_RECORDS SUPPLIED_
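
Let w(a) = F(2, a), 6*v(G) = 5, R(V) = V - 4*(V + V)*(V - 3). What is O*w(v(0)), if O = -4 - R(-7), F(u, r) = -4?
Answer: -2252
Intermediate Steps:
R(V) = V - 8*V*(-3 + V) (R(V) = V - 4*2*V*(-3 + V) = V - 8*V*(-3 + V))
v(G) = ⅚ (v(G) = (⅙)*5 = ⅚)
w(a) = -4
O = 563 (O = -4 - (-7)*(25 - 8*(-7)) = -4 - (-7)*(25 + 56) = -4 - (-7)*81 = -4 - 1*(-567) = -4 + 567 = 563)
O*w(v(0)) = 563*(-4) = -2252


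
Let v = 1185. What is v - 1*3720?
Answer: -2535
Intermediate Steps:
v - 1*3720 = 1185 - 1*3720 = 1185 - 3720 = -2535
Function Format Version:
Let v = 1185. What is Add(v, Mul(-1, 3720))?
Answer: -2535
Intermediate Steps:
Add(v, Mul(-1, 3720)) = Add(1185, Mul(-1, 3720)) = Add(1185, -3720) = -2535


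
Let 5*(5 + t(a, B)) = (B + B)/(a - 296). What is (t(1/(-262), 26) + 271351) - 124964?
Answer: 56761802606/387765 ≈ 1.4638e+5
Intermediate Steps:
t(a, B) = -5 + 2*B/(5*(-296 + a)) (t(a, B) = -5 + ((B + B)/(a - 296))/5 = -5 + ((2*B)/(-296 + a))/5 = -5 + (2*B/(-296 + a))/5 = -5 + 2*B/(5*(-296 + a)))
(t(1/(-262), 26) + 271351) - 124964 = ((7400 - 25/(-262) + 2*26)/(5*(-296 + 1/(-262))) + 271351) - 124964 = ((7400 - 25*(-1/262) + 52)/(5*(-296 - 1/262)) + 271351) - 124964 = ((7400 + 25/262 + 52)/(5*(-77553/262)) + 271351) - 124964 = ((⅕)*(-262/77553)*(1952449/262) + 271351) - 124964 = (-1952449/387765 + 271351) - 124964 = 105218468066/387765 - 124964 = 56761802606/387765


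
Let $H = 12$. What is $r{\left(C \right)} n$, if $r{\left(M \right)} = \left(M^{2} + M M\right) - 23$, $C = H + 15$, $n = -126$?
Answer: $-180810$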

_EXERCISE DIRECTIONS_
Repeat the records above line by line, from the first line through the line that contains "Answer: 56761802606/387765 ≈ 1.4638e+5".

_RESULT OF THE EXERCISE_
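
Let w(a) = F(2, a), 6*v(G) = 5, R(V) = V - 4*(V + V)*(V - 3). What is O*w(v(0)), if O = -4 - R(-7), F(u, r) = -4?
Answer: -2252
Intermediate Steps:
R(V) = V - 8*V*(-3 + V) (R(V) = V - 4*2*V*(-3 + V) = V - 8*V*(-3 + V))
v(G) = ⅚ (v(G) = (⅙)*5 = ⅚)
w(a) = -4
O = 563 (O = -4 - (-7)*(25 - 8*(-7)) = -4 - (-7)*(25 + 56) = -4 - (-7)*81 = -4 - 1*(-567) = -4 + 567 = 563)
O*w(v(0)) = 563*(-4) = -2252


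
Let v = 1185. What is v - 1*3720?
Answer: -2535
Intermediate Steps:
v - 1*3720 = 1185 - 1*3720 = 1185 - 3720 = -2535
Function Format Version:
Let v = 1185. What is Add(v, Mul(-1, 3720))?
Answer: -2535
Intermediate Steps:
Add(v, Mul(-1, 3720)) = Add(1185, Mul(-1, 3720)) = Add(1185, -3720) = -2535


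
Let 5*(5 + t(a, B)) = (B + B)/(a - 296). What is (t(1/(-262), 26) + 271351) - 124964?
Answer: 56761802606/387765 ≈ 1.4638e+5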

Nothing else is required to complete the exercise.